Goal of the exercise: In the entries below, find the line with "A prismatic cast" and print exactly every line from there up to and including the line with "A composite strut", with no other lines.

Materials provided:
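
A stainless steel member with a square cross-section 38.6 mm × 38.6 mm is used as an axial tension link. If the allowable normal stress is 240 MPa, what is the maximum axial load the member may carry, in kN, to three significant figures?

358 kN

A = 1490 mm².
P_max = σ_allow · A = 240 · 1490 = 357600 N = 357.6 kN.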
--
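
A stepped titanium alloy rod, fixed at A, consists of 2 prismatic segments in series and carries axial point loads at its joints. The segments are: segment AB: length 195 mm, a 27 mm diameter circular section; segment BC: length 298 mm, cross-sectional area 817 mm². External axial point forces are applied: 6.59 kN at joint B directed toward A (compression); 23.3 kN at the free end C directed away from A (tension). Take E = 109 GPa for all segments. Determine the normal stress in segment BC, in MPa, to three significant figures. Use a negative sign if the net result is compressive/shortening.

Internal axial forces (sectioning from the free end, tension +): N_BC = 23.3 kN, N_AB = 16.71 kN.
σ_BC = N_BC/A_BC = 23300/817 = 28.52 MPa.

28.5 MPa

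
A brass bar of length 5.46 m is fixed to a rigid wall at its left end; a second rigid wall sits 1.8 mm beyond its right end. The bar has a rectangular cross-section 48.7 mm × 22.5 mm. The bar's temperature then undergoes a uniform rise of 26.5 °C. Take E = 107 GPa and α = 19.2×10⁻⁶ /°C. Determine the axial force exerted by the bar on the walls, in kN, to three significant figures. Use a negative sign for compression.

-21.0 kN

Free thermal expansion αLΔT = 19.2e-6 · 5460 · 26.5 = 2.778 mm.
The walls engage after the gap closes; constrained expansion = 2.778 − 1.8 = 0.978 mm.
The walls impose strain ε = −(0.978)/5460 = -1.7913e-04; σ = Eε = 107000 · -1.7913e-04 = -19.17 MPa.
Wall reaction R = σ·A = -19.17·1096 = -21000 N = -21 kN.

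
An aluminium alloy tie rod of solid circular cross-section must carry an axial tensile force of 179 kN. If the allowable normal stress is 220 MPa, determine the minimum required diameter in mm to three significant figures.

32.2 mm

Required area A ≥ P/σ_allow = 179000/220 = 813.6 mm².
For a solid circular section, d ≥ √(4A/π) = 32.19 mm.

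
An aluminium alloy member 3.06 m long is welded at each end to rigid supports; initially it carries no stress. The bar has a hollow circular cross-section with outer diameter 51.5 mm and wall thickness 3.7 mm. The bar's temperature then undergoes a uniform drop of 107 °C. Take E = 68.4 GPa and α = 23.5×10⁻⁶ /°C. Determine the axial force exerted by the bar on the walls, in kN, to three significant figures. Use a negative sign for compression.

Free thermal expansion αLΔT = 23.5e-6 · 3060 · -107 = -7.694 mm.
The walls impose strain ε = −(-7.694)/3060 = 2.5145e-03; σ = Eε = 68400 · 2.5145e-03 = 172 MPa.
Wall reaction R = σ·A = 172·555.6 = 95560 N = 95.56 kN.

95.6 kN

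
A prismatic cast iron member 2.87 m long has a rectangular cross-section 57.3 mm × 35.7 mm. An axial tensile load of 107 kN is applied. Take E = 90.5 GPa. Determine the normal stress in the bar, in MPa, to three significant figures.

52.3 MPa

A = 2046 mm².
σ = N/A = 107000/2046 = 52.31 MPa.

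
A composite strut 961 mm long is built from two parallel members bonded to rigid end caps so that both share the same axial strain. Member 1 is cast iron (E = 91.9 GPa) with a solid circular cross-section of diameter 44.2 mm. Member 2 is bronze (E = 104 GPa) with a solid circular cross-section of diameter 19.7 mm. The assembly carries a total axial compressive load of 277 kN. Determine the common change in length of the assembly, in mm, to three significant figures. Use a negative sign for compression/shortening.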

Written response:
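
A prismatic cast iron member 2.87 m long has a rectangular cross-section 57.3 mm × 35.7 mm. An axial tensile load of 107 kN is applied. Take E = 90.5 GPa. Determine the normal stress in the bar, in MPa, to three significant figures.

52.3 MPa

A = 2046 mm².
σ = N/A = 107000/2046 = 52.31 MPa.

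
A composite strut 961 mm long is built from two parallel members bonded to rigid end caps so that both share the same axial strain. Member 1 is cast iron (E = 91.9 GPa) with a solid circular cross-section of diameter 44.2 mm. Member 2 is bronze (E = 104 GPa) with a solid circular cross-section of diameter 19.7 mm. The assembly carries a total axial compressive load of 277 kN. Determine the common change in length of the assembly, in mm, to three significant figures. Use a negative sign for compression/shortening.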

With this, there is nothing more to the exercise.